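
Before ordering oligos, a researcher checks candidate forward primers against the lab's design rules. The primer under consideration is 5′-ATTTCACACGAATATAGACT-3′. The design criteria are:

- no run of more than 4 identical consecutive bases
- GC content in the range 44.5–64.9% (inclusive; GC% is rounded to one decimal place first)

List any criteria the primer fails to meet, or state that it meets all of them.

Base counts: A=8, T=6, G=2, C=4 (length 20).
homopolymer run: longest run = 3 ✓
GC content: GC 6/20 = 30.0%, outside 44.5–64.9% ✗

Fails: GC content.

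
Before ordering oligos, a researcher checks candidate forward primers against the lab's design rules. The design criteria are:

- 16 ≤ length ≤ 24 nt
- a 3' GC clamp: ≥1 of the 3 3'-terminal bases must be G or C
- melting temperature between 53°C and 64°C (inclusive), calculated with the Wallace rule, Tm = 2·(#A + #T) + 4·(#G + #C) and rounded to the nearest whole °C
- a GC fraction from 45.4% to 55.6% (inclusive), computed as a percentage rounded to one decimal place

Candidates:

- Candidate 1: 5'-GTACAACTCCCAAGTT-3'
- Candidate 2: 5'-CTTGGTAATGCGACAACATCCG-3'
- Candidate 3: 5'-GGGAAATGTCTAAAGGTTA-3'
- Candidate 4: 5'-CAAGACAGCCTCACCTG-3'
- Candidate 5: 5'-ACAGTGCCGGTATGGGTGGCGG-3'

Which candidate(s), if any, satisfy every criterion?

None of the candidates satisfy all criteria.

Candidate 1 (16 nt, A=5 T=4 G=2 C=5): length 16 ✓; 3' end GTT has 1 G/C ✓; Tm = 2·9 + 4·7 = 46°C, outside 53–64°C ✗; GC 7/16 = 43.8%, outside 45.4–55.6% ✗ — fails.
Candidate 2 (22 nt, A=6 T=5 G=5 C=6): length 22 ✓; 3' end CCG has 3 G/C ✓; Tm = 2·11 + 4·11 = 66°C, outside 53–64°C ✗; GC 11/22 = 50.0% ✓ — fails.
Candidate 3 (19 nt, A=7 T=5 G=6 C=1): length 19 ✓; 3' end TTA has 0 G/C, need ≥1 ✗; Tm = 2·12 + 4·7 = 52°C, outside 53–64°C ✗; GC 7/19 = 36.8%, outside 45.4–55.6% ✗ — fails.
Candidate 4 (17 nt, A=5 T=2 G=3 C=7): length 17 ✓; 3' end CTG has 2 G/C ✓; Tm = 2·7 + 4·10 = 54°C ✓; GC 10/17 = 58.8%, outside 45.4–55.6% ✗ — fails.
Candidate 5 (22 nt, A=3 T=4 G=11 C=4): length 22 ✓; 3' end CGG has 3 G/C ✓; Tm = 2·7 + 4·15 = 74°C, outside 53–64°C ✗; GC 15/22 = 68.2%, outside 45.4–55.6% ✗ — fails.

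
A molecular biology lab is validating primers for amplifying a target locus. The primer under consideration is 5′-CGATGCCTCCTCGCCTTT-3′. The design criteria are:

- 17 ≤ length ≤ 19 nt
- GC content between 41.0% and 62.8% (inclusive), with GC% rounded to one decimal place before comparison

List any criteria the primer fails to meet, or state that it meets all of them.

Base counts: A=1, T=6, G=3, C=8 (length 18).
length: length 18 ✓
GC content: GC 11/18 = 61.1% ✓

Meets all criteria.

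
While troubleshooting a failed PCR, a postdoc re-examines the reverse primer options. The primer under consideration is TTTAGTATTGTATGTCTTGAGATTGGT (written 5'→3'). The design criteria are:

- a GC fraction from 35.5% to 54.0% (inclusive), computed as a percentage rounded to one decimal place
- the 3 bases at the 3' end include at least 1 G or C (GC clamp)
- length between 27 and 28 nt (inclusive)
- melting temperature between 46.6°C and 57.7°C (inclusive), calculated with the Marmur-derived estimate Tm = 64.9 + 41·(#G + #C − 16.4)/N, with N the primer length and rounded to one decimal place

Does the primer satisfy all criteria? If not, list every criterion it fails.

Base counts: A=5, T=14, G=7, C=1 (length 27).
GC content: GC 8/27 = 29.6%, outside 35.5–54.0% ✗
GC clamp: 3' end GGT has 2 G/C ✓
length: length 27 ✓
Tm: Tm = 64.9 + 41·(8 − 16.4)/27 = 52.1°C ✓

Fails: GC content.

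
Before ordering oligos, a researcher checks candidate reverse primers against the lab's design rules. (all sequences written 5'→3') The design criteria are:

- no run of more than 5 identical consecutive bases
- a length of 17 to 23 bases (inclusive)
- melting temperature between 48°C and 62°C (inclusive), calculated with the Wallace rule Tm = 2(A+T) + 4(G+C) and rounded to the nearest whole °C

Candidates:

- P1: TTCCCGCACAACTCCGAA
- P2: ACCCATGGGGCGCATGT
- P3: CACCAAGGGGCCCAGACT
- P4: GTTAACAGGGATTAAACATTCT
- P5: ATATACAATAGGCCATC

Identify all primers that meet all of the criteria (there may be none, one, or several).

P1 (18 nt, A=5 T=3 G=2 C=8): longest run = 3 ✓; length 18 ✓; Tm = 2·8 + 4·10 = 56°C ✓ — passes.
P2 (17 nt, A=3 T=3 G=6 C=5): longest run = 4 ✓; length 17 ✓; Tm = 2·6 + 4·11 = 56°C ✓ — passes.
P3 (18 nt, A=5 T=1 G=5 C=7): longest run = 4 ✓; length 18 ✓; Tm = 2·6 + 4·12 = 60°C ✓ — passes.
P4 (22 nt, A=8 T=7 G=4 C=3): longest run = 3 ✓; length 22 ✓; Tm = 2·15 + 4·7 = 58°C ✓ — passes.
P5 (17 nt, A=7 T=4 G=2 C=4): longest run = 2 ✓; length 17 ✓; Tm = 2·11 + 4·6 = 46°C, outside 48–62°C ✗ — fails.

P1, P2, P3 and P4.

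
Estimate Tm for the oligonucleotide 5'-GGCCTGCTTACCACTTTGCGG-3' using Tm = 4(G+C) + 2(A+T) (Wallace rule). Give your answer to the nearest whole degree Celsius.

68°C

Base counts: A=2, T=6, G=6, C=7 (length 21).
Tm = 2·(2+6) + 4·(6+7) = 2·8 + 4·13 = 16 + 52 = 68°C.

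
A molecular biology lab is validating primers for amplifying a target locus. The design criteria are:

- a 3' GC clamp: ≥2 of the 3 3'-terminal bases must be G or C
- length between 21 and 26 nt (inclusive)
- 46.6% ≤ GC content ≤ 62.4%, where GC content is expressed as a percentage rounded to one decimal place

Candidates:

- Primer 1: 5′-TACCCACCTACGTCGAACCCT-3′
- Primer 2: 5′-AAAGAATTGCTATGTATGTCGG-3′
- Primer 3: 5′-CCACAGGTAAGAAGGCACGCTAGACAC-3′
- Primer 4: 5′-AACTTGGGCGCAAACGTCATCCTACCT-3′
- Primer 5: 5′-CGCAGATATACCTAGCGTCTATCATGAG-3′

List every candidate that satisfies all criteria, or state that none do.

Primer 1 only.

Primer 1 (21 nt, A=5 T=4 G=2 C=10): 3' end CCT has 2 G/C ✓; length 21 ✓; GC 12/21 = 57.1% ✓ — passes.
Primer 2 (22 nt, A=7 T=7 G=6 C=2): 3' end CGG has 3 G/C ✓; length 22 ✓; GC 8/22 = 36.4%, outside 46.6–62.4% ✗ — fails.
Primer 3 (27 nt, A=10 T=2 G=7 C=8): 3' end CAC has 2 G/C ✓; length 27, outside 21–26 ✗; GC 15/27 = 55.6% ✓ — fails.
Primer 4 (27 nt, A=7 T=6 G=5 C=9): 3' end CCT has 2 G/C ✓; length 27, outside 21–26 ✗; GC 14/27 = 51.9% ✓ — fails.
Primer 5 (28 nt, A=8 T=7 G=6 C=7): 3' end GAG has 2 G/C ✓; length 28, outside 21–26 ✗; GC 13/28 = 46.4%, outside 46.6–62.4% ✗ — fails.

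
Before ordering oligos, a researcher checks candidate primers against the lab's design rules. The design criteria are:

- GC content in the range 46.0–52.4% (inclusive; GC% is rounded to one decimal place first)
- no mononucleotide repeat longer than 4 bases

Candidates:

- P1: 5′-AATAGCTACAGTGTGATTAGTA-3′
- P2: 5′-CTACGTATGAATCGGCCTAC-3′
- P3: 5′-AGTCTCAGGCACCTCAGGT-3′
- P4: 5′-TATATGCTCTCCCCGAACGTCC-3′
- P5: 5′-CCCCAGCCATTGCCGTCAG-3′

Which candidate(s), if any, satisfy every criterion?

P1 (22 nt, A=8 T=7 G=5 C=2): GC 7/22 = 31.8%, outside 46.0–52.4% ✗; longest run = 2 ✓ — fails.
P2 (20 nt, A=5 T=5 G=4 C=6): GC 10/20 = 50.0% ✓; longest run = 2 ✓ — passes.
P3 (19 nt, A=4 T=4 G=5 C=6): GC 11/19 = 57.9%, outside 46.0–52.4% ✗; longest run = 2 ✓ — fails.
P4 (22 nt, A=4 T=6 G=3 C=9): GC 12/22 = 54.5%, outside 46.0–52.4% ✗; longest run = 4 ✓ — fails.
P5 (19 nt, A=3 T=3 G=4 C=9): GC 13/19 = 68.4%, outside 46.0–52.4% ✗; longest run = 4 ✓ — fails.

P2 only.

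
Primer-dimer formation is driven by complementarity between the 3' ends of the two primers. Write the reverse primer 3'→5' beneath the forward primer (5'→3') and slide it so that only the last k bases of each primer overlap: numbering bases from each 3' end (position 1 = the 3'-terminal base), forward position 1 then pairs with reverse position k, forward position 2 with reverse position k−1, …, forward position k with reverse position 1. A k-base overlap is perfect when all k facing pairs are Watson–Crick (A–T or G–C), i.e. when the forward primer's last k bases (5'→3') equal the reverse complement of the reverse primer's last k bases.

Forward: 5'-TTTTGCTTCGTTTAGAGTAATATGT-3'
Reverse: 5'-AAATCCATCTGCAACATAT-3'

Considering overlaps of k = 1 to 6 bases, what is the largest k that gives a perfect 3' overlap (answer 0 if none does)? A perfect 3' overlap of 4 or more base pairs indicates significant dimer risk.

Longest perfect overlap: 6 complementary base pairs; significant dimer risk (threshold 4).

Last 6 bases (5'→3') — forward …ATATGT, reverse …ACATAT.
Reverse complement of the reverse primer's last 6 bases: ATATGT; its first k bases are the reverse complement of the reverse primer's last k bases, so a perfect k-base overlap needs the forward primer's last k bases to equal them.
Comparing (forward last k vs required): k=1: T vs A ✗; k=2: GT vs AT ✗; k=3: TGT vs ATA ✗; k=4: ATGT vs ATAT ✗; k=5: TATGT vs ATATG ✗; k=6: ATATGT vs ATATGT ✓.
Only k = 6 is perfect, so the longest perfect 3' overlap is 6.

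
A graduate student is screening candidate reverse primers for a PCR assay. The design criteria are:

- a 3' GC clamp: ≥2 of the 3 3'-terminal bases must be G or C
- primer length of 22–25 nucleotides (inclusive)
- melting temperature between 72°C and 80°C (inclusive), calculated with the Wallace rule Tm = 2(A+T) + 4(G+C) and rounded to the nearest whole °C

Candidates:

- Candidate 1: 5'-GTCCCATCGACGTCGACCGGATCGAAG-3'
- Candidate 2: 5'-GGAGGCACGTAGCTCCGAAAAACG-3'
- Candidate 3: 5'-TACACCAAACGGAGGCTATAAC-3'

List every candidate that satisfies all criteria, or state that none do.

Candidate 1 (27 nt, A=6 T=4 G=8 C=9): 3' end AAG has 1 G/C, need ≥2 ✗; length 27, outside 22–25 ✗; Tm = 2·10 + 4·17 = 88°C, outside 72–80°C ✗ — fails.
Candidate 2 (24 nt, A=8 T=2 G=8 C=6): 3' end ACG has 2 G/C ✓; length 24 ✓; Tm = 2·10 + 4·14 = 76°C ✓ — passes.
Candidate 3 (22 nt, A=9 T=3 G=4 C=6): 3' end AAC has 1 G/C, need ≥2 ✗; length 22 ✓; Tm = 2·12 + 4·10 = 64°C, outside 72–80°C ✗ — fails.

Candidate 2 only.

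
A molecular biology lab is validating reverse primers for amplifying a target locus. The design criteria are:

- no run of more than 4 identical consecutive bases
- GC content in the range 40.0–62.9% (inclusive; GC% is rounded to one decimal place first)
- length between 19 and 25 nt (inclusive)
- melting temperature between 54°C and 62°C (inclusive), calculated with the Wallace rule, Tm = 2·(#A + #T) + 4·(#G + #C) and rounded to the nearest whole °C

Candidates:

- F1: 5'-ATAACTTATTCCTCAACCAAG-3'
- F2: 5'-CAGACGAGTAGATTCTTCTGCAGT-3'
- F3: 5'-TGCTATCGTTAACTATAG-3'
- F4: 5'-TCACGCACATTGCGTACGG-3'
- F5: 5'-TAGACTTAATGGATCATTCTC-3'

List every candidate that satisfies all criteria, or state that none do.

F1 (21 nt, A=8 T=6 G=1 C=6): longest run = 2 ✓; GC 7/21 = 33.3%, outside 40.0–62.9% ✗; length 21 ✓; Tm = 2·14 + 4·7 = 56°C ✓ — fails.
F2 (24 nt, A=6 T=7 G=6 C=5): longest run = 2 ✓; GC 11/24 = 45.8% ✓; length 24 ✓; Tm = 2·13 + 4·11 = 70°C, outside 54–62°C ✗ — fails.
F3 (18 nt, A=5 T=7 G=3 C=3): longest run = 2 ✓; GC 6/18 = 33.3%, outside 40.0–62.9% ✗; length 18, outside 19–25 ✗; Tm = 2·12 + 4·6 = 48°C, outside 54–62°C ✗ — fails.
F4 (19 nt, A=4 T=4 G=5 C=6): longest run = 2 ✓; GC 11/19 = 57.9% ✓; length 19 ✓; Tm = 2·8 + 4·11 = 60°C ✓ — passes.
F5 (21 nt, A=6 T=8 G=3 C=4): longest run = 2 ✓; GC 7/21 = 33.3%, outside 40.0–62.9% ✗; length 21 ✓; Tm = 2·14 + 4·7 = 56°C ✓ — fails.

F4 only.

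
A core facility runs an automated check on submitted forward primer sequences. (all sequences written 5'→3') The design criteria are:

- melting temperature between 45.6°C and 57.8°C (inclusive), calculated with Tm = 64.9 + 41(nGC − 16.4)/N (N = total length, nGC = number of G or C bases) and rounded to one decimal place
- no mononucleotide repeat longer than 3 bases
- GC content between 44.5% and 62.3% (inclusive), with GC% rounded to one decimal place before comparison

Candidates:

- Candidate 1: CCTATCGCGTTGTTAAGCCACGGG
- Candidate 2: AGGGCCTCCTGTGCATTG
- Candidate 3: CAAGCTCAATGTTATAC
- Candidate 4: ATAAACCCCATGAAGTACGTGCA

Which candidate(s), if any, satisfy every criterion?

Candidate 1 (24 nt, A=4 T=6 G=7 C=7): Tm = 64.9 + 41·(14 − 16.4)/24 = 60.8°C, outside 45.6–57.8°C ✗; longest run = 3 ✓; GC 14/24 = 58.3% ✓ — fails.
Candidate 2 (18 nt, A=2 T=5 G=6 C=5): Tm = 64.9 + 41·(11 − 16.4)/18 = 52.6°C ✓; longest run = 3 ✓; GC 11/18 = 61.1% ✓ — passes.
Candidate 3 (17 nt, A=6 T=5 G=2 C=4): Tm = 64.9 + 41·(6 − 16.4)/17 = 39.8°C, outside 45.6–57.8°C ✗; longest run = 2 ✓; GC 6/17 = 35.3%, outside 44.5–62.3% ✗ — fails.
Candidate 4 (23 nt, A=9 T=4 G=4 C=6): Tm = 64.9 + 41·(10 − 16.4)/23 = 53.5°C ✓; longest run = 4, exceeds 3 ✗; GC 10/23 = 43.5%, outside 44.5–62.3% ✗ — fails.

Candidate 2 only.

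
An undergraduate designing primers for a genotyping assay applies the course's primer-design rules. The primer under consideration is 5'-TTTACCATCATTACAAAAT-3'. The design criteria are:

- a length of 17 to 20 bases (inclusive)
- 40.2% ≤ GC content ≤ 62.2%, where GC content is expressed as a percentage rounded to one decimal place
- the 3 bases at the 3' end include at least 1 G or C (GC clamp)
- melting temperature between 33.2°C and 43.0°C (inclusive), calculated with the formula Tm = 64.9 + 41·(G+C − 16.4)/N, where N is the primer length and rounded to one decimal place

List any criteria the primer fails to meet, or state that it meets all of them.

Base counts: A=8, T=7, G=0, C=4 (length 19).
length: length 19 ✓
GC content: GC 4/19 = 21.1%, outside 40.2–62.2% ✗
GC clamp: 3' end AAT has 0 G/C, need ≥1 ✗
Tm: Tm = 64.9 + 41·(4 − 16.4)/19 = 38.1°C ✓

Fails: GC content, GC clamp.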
--*--
**YOUR INSTRUCTIONS**
If a line in the entries holds the string "than", copy it.

**ANSWER BOX**
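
- no run of more than 4 identical consecutive bases
- no run of more than 5 identical consecutive bases
- no mononucleotide repeat longer than 4 bases
- no run of more than 4 identical consecutive bases
- no mononucleotide repeat longer than 3 bases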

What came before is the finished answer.